*** DATA UNDER STUDY ***

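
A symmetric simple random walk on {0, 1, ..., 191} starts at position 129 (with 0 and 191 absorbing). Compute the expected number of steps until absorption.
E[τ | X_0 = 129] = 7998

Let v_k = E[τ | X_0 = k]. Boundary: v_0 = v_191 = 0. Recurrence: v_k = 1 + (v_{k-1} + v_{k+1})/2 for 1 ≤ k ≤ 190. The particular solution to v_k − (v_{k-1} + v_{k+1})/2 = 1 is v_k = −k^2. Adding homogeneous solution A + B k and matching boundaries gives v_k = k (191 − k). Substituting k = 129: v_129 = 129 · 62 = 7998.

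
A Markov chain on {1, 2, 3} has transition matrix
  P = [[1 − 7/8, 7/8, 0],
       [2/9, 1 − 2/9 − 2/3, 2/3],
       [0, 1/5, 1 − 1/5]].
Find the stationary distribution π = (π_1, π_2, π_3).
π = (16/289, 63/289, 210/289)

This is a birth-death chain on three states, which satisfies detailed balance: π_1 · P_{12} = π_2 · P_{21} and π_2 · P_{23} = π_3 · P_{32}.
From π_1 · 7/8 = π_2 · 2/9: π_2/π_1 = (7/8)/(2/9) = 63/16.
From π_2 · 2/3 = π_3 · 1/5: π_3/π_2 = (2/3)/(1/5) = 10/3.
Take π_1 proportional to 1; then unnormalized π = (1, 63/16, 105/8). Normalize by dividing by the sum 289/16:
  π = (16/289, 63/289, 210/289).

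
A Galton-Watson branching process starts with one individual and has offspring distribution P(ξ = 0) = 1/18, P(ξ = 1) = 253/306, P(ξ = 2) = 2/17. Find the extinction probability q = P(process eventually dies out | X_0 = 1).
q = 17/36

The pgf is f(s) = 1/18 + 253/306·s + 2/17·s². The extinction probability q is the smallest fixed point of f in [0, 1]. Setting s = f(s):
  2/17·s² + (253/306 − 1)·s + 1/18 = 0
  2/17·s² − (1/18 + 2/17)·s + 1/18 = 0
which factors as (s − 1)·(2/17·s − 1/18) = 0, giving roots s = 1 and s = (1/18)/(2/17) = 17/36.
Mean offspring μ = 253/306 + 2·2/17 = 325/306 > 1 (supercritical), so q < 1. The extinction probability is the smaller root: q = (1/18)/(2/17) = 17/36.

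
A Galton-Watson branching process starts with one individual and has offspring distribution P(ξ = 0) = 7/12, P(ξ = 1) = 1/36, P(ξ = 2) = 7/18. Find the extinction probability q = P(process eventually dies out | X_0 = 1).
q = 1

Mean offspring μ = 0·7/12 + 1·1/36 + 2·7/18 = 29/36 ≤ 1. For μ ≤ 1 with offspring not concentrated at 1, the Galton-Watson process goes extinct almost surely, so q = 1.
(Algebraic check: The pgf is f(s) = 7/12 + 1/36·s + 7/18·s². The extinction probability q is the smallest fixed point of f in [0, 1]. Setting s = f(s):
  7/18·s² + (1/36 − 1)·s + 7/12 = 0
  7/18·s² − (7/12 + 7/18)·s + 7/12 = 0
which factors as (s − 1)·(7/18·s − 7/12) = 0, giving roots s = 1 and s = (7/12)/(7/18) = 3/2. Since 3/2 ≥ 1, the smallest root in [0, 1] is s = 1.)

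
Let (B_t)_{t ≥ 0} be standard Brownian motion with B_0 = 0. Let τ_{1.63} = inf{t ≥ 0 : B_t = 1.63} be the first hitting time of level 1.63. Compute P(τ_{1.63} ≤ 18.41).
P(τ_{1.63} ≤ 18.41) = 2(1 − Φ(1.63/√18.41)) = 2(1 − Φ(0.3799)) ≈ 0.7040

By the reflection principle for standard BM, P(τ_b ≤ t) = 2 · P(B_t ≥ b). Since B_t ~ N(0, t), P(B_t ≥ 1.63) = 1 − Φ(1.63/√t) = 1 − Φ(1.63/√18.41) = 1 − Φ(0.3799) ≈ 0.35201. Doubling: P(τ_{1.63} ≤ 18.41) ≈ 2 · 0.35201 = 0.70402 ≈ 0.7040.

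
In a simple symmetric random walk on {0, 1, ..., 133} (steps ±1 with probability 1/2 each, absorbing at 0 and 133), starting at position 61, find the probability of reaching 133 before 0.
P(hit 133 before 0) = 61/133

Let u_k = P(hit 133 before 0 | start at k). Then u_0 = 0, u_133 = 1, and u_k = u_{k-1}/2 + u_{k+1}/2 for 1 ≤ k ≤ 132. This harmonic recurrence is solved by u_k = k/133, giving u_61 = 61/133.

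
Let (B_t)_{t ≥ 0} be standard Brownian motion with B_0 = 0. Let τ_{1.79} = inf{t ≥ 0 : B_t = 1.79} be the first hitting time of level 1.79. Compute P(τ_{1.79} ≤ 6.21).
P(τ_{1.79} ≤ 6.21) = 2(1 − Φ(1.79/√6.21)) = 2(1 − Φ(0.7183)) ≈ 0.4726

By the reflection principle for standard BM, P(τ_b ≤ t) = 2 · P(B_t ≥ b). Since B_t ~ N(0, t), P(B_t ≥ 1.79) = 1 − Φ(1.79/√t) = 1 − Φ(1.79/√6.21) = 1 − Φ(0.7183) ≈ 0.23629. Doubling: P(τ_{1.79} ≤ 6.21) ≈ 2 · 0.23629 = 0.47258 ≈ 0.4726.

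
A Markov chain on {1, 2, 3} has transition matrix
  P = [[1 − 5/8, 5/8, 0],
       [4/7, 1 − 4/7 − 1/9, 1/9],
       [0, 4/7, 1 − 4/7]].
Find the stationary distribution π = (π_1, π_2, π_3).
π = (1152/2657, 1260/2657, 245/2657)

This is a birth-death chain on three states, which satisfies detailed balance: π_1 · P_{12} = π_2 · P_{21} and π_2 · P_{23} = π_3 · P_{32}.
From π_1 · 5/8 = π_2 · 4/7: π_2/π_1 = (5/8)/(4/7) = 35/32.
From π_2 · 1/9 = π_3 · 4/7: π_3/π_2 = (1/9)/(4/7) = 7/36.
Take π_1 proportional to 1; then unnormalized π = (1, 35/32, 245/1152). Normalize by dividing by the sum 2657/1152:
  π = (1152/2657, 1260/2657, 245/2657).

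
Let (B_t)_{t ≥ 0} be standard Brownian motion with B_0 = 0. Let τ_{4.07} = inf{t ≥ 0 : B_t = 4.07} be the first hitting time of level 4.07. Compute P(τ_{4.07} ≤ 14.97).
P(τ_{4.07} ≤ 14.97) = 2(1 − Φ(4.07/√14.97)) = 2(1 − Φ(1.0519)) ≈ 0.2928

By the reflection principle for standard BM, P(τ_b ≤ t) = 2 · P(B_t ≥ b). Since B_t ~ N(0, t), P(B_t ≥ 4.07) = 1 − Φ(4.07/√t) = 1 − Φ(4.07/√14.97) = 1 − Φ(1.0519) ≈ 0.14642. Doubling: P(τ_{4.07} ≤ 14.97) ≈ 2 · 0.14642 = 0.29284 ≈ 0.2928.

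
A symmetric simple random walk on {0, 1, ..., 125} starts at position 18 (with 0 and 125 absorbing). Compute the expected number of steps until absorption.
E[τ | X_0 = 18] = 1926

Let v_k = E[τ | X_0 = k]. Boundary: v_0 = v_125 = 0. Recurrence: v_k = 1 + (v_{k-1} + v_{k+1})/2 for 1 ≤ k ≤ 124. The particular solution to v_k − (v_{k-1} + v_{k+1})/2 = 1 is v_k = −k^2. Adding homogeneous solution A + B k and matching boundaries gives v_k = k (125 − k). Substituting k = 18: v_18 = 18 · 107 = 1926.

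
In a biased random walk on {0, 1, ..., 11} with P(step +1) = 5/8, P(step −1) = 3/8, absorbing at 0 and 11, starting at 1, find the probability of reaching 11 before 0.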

*** End of DATA UNDER STUDY ***

The answer must restate each entry word for word.

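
A symmetric simple random walk on {0, 1, ..., 191} starts at position 129 (with 0 and 191 absorbing). Compute the expected number of steps until absorption.
E[τ | X_0 = 129] = 7998

Let v_k = E[τ | X_0 = k]. Boundary: v_0 = v_191 = 0. Recurrence: v_k = 1 + (v_{k-1} + v_{k+1})/2 for 1 ≤ k ≤ 190. The particular solution to v_k − (v_{k-1} + v_{k+1})/2 = 1 is v_k = −k^2. Adding homogeneous solution A + B k and matching boundaries gives v_k = k (191 − k). Substituting k = 129: v_129 = 129 · 62 = 7998.

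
A Markov chain on {1, 2, 3} has transition matrix
  P = [[1 − 7/8, 7/8, 0],
       [2/9, 1 − 2/9 − 2/3, 2/3],
       [0, 1/5, 1 − 1/5]].
Find the stationary distribution π = (π_1, π_2, π_3).
π = (16/289, 63/289, 210/289)

This is a birth-death chain on three states, which satisfies detailed balance: π_1 · P_{12} = π_2 · P_{21} and π_2 · P_{23} = π_3 · P_{32}.
From π_1 · 7/8 = π_2 · 2/9: π_2/π_1 = (7/8)/(2/9) = 63/16.
From π_2 · 2/3 = π_3 · 1/5: π_3/π_2 = (2/3)/(1/5) = 10/3.
Take π_1 proportional to 1; then unnormalized π = (1, 63/16, 105/8). Normalize by dividing by the sum 289/16:
  π = (16/289, 63/289, 210/289).

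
A Galton-Watson branching process starts with one individual and has offspring distribution P(ξ = 0) = 1/18, P(ξ = 1) = 253/306, P(ξ = 2) = 2/17. Find the extinction probability q = P(process eventually dies out | X_0 = 1).
q = 17/36

The pgf is f(s) = 1/18 + 253/306·s + 2/17·s². The extinction probability q is the smallest fixed point of f in [0, 1]. Setting s = f(s):
  2/17·s² + (253/306 − 1)·s + 1/18 = 0
  2/17·s² − (1/18 + 2/17)·s + 1/18 = 0
which factors as (s − 1)·(2/17·s − 1/18) = 0, giving roots s = 1 and s = (1/18)/(2/17) = 17/36.
Mean offspring μ = 253/306 + 2·2/17 = 325/306 > 1 (supercritical), so q < 1. The extinction probability is the smaller root: q = (1/18)/(2/17) = 17/36.

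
A Galton-Watson branching process starts with one individual and has offspring distribution P(ξ = 0) = 7/12, P(ξ = 1) = 1/36, P(ξ = 2) = 7/18. Find the extinction probability q = P(process eventually dies out | X_0 = 1).
q = 1

Mean offspring μ = 0·7/12 + 1·1/36 + 2·7/18 = 29/36 ≤ 1. For μ ≤ 1 with offspring not concentrated at 1, the Galton-Watson process goes extinct almost surely, so q = 1.
(Algebraic check: The pgf is f(s) = 7/12 + 1/36·s + 7/18·s². The extinction probability q is the smallest fixed point of f in [0, 1]. Setting s = f(s):
  7/18·s² + (1/36 − 1)·s + 7/12 = 0
  7/18·s² − (7/12 + 7/18)·s + 7/12 = 0
which factors as (s − 1)·(7/18·s − 7/12) = 0, giving roots s = 1 and s = (7/12)/(7/18) = 3/2. Since 3/2 ≥ 1, the smallest root in [0, 1] is s = 1.)

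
Let (B_t)_{t ≥ 0} be standard Brownian motion with B_0 = 0. Let τ_{1.63} = inf{t ≥ 0 : B_t = 1.63} be the first hitting time of level 1.63. Compute P(τ_{1.63} ≤ 18.41).
P(τ_{1.63} ≤ 18.41) = 2(1 − Φ(1.63/√18.41)) = 2(1 − Φ(0.3799)) ≈ 0.7040

By the reflection principle for standard BM, P(τ_b ≤ t) = 2 · P(B_t ≥ b). Since B_t ~ N(0, t), P(B_t ≥ 1.63) = 1 − Φ(1.63/√t) = 1 − Φ(1.63/√18.41) = 1 − Φ(0.3799) ≈ 0.35201. Doubling: P(τ_{1.63} ≤ 18.41) ≈ 2 · 0.35201 = 0.70402 ≈ 0.7040.

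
In a simple symmetric random walk on {0, 1, ..., 133} (steps ±1 with probability 1/2 each, absorbing at 0 and 133), starting at position 61, find the probability of reaching 133 before 0.
P(hit 133 before 0) = 61/133

Let u_k = P(hit 133 before 0 | start at k). Then u_0 = 0, u_133 = 1, and u_k = u_{k-1}/2 + u_{k+1}/2 for 1 ≤ k ≤ 132. This harmonic recurrence is solved by u_k = k/133, giving u_61 = 61/133.

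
Let (B_t)_{t ≥ 0} be standard Brownian motion with B_0 = 0. Let τ_{1.79} = inf{t ≥ 0 : B_t = 1.79} be the first hitting time of level 1.79. Compute P(τ_{1.79} ≤ 6.21).
P(τ_{1.79} ≤ 6.21) = 2(1 − Φ(1.79/√6.21)) = 2(1 − Φ(0.7183)) ≈ 0.4726

By the reflection principle for standard BM, P(τ_b ≤ t) = 2 · P(B_t ≥ b). Since B_t ~ N(0, t), P(B_t ≥ 1.79) = 1 − Φ(1.79/√t) = 1 − Φ(1.79/√6.21) = 1 − Φ(0.7183) ≈ 0.23629. Doubling: P(τ_{1.79} ≤ 6.21) ≈ 2 · 0.23629 = 0.47258 ≈ 0.4726.

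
A Markov chain on {1, 2, 3} has transition matrix
  P = [[1 − 5/8, 5/8, 0],
       [4/7, 1 − 4/7 − 1/9, 1/9],
       [0, 4/7, 1 − 4/7]].
Find the stationary distribution π = (π_1, π_2, π_3).
π = (1152/2657, 1260/2657, 245/2657)

This is a birth-death chain on three states, which satisfies detailed balance: π_1 · P_{12} = π_2 · P_{21} and π_2 · P_{23} = π_3 · P_{32}.
From π_1 · 5/8 = π_2 · 4/7: π_2/π_1 = (5/8)/(4/7) = 35/32.
From π_2 · 1/9 = π_3 · 4/7: π_3/π_2 = (1/9)/(4/7) = 7/36.
Take π_1 proportional to 1; then unnormalized π = (1, 35/32, 245/1152). Normalize by dividing by the sum 2657/1152:
  π = (1152/2657, 1260/2657, 245/2657).

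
Let (B_t)_{t ≥ 0} be standard Brownian motion with B_0 = 0. Let τ_{4.07} = inf{t ≥ 0 : B_t = 4.07} be the first hitting time of level 4.07. Compute P(τ_{4.07} ≤ 14.97).
P(τ_{4.07} ≤ 14.97) = 2(1 − Φ(4.07/√14.97)) = 2(1 − Φ(1.0519)) ≈ 0.2928

By the reflection principle for standard BM, P(τ_b ≤ t) = 2 · P(B_t ≥ b). Since B_t ~ N(0, t), P(B_t ≥ 4.07) = 1 − Φ(4.07/√t) = 1 − Φ(4.07/√14.97) = 1 − Φ(1.0519) ≈ 0.14642. Doubling: P(τ_{4.07} ≤ 14.97) ≈ 2 · 0.14642 = 0.29284 ≈ 0.2928.

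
A symmetric simple random walk on {0, 1, ..., 125} starts at position 18 (with 0 and 125 absorbing). Compute the expected number of steps until absorption.
E[τ | X_0 = 18] = 1926

Let v_k = E[τ | X_0 = k]. Boundary: v_0 = v_125 = 0. Recurrence: v_k = 1 + (v_{k-1} + v_{k+1})/2 for 1 ≤ k ≤ 124. The particular solution to v_k − (v_{k-1} + v_{k+1})/2 = 1 is v_k = −k^2. Adding homogeneous solution A + B k and matching boundaries gives v_k = k (125 − k). Substituting k = 18: v_18 = 18 · 107 = 1926.

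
In a biased random walk on {0, 1, ..., 11} with P(step +1) = 5/8, P(step −1) = 3/8, absorbing at 0 and 11, starting at 1, find the probability of reaching 11 before 0.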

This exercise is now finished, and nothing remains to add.